▶ _Material provided_
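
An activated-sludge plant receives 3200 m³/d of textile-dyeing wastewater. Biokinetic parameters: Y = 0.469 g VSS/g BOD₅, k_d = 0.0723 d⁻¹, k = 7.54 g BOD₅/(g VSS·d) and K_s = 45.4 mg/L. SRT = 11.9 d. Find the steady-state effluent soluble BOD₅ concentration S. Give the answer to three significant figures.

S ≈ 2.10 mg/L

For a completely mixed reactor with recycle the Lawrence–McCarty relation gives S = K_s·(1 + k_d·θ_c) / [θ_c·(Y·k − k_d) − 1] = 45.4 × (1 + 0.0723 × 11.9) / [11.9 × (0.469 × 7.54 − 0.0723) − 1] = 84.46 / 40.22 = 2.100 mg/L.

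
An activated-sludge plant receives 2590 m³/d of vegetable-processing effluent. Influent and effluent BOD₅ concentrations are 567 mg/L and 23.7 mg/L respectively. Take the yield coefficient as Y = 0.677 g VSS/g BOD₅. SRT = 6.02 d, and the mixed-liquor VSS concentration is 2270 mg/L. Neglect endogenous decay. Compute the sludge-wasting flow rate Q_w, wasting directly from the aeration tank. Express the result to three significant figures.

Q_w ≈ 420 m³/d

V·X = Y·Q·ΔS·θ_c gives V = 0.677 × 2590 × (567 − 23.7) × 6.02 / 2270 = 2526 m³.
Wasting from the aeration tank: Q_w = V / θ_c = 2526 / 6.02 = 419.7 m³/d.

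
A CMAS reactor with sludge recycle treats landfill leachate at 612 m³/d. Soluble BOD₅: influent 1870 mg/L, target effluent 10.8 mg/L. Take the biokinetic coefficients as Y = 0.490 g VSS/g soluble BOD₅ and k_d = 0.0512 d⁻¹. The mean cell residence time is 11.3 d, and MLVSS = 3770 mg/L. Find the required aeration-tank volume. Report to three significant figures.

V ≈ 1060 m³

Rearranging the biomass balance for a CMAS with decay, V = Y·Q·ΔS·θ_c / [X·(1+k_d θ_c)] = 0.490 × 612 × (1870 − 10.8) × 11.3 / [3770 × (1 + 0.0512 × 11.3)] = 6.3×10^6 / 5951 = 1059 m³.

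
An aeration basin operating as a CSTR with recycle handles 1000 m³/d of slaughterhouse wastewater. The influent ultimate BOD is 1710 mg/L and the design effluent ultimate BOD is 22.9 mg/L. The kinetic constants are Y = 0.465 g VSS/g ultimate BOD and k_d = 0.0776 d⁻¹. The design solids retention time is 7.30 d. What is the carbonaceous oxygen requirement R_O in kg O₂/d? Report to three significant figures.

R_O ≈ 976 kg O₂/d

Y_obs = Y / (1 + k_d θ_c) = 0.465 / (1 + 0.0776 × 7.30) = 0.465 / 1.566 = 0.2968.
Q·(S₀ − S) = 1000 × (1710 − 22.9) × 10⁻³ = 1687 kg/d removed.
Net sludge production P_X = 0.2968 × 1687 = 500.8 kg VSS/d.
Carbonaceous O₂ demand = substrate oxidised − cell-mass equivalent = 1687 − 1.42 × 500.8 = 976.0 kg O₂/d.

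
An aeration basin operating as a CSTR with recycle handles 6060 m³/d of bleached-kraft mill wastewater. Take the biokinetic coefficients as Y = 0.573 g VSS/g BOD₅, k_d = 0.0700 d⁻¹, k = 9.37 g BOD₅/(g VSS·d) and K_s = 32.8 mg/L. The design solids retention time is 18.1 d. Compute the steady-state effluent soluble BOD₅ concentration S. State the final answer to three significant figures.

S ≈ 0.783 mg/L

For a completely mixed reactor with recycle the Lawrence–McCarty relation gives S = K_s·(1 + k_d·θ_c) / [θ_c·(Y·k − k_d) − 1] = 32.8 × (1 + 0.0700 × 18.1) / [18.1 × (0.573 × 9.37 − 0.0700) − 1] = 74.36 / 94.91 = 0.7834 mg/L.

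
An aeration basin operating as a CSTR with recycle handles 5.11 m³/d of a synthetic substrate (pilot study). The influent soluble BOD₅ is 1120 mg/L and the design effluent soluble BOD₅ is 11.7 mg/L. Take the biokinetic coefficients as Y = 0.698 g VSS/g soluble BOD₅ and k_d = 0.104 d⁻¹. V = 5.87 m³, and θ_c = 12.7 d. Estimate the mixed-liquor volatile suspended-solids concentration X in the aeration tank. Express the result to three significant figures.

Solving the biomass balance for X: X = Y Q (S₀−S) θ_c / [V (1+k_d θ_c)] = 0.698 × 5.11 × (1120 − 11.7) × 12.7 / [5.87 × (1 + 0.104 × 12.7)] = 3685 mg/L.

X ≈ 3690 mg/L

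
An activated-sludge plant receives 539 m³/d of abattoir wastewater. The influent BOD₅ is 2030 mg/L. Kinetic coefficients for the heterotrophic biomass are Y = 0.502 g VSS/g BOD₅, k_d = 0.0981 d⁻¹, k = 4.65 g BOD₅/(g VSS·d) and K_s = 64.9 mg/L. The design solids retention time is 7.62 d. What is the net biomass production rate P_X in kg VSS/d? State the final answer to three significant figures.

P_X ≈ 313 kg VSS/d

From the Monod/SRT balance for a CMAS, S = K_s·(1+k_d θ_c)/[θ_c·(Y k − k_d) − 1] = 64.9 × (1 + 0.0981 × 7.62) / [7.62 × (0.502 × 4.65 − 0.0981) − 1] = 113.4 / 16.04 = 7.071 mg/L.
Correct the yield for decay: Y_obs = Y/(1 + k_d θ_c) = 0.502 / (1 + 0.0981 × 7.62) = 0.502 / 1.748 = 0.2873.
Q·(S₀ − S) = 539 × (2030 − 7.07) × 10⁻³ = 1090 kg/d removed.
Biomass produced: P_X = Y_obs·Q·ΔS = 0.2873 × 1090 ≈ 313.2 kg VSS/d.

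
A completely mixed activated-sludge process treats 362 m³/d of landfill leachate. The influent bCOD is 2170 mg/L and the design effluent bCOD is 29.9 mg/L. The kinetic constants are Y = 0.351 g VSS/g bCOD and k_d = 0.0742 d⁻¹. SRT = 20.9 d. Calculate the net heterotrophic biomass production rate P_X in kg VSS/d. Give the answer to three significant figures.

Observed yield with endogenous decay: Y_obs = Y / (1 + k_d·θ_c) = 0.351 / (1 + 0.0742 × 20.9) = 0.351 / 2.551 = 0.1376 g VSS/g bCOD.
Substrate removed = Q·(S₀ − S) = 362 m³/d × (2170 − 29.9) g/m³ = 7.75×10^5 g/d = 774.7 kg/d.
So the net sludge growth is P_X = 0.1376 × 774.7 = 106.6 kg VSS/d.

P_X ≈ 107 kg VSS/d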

▶ _Exercise goal_
Print each line of the data exactly as it was written.

▶ _Answer to this exercise_
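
An activated-sludge plant receives 3200 m³/d of textile-dyeing wastewater. Biokinetic parameters: Y = 0.469 g VSS/g BOD₅, k_d = 0.0723 d⁻¹, k = 7.54 g BOD₅/(g VSS·d) and K_s = 45.4 mg/L. SRT = 11.9 d. Find the steady-state effluent soluble BOD₅ concentration S. Give the answer to three significant figures.

S ≈ 2.10 mg/L

For a completely mixed reactor with recycle the Lawrence–McCarty relation gives S = K_s·(1 + k_d·θ_c) / [θ_c·(Y·k − k_d) − 1] = 45.4 × (1 + 0.0723 × 11.9) / [11.9 × (0.469 × 7.54 − 0.0723) − 1] = 84.46 / 40.22 = 2.100 mg/L.

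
An activated-sludge plant receives 2590 m³/d of vegetable-processing effluent. Influent and effluent BOD₅ concentrations are 567 mg/L and 23.7 mg/L respectively. Take the yield coefficient as Y = 0.677 g VSS/g BOD₅. SRT = 6.02 d, and the mixed-liquor VSS concentration is 2270 mg/L. Neglect endogenous decay. Compute the sludge-wasting flow rate Q_w, wasting directly from the aeration tank. Express the result to three significant figures.

Q_w ≈ 420 m³/d

V·X = Y·Q·ΔS·θ_c gives V = 0.677 × 2590 × (567 − 23.7) × 6.02 / 2270 = 2526 m³.
Wasting from the aeration tank: Q_w = V / θ_c = 2526 / 6.02 = 419.7 m³/d.

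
A CMAS reactor with sludge recycle treats landfill leachate at 612 m³/d. Soluble BOD₅: influent 1870 mg/L, target effluent 10.8 mg/L. Take the biokinetic coefficients as Y = 0.490 g VSS/g soluble BOD₅ and k_d = 0.0512 d⁻¹. The mean cell residence time is 11.3 d, and MLVSS = 3770 mg/L. Find the required aeration-tank volume. Report to three significant figures.

V ≈ 1060 m³

Rearranging the biomass balance for a CMAS with decay, V = Y·Q·ΔS·θ_c / [X·(1+k_d θ_c)] = 0.490 × 612 × (1870 − 10.8) × 11.3 / [3770 × (1 + 0.0512 × 11.3)] = 6.3×10^6 / 5951 = 1059 m³.

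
An aeration basin operating as a CSTR with recycle handles 1000 m³/d of slaughterhouse wastewater. The influent ultimate BOD is 1710 mg/L and the design effluent ultimate BOD is 22.9 mg/L. The kinetic constants are Y = 0.465 g VSS/g ultimate BOD and k_d = 0.0776 d⁻¹. The design solids retention time is 7.30 d. What is the carbonaceous oxygen requirement R_O in kg O₂/d? Report to three significant figures.

R_O ≈ 976 kg O₂/d

Y_obs = Y / (1 + k_d θ_c) = 0.465 / (1 + 0.0776 × 7.30) = 0.465 / 1.566 = 0.2968.
Q·(S₀ − S) = 1000 × (1710 − 22.9) × 10⁻³ = 1687 kg/d removed.
Net sludge production P_X = 0.2968 × 1687 = 500.8 kg VSS/d.
Carbonaceous O₂ demand = substrate oxidised − cell-mass equivalent = 1687 − 1.42 × 500.8 = 976.0 kg O₂/d.

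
An aeration basin operating as a CSTR with recycle handles 6060 m³/d of bleached-kraft mill wastewater. Take the biokinetic coefficients as Y = 0.573 g VSS/g BOD₅, k_d = 0.0700 d⁻¹, k = 9.37 g BOD₅/(g VSS·d) and K_s = 32.8 mg/L. The design solids retention time is 18.1 d. Compute the steady-state effluent soluble BOD₅ concentration S. State the final answer to three significant figures.

S ≈ 0.783 mg/L

For a completely mixed reactor with recycle the Lawrence–McCarty relation gives S = K_s·(1 + k_d·θ_c) / [θ_c·(Y·k − k_d) − 1] = 32.8 × (1 + 0.0700 × 18.1) / [18.1 × (0.573 × 9.37 − 0.0700) − 1] = 74.36 / 94.91 = 0.7834 mg/L.

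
An aeration basin operating as a CSTR with recycle handles 5.11 m³/d of a synthetic substrate (pilot study). The influent soluble BOD₅ is 1120 mg/L and the design effluent soluble BOD₅ is 11.7 mg/L. Take the biokinetic coefficients as Y = 0.698 g VSS/g soluble BOD₅ and k_d = 0.104 d⁻¹. V = 5.87 m³, and θ_c = 12.7 d. Estimate the mixed-liquor volatile suspended-solids concentration X in the aeration tank. Express the result to three significant figures.

Solving the biomass balance for X: X = Y Q (S₀−S) θ_c / [V (1+k_d θ_c)] = 0.698 × 5.11 × (1120 − 11.7) × 12.7 / [5.87 × (1 + 0.104 × 12.7)] = 3685 mg/L.

X ≈ 3690 mg/L

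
An activated-sludge plant receives 539 m³/d of abattoir wastewater. The influent BOD₅ is 2030 mg/L. Kinetic coefficients for the heterotrophic biomass are Y = 0.502 g VSS/g BOD₅, k_d = 0.0981 d⁻¹, k = 4.65 g BOD₅/(g VSS·d) and K_s = 64.9 mg/L. The design solids retention time is 7.62 d. What is the net biomass production rate P_X in kg VSS/d? State the final answer to three significant figures.

P_X ≈ 313 kg VSS/d

From the Monod/SRT balance for a CMAS, S = K_s·(1+k_d θ_c)/[θ_c·(Y k − k_d) − 1] = 64.9 × (1 + 0.0981 × 7.62) / [7.62 × (0.502 × 4.65 − 0.0981) − 1] = 113.4 / 16.04 = 7.071 mg/L.
Correct the yield for decay: Y_obs = Y/(1 + k_d θ_c) = 0.502 / (1 + 0.0981 × 7.62) = 0.502 / 1.748 = 0.2873.
Q·(S₀ − S) = 539 × (2030 − 7.07) × 10⁻³ = 1090 kg/d removed.
Biomass produced: P_X = Y_obs·Q·ΔS = 0.2873 × 1090 ≈ 313.2 kg VSS/d.

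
A completely mixed activated-sludge process treats 362 m³/d of landfill leachate. The influent bCOD is 2170 mg/L and the design effluent bCOD is 29.9 mg/L. The kinetic constants are Y = 0.351 g VSS/g bCOD and k_d = 0.0742 d⁻¹. SRT = 20.9 d. Calculate the net heterotrophic biomass production rate P_X in kg VSS/d. Give the answer to three significant figures.

Observed yield with endogenous decay: Y_obs = Y / (1 + k_d·θ_c) = 0.351 / (1 + 0.0742 × 20.9) = 0.351 / 2.551 = 0.1376 g VSS/g bCOD.
Substrate removed = Q·(S₀ − S) = 362 m³/d × (2170 − 29.9) g/m³ = 7.75×10^5 g/d = 774.7 kg/d.
So the net sludge growth is P_X = 0.1376 × 774.7 = 106.6 kg VSS/d.

P_X ≈ 107 kg VSS/d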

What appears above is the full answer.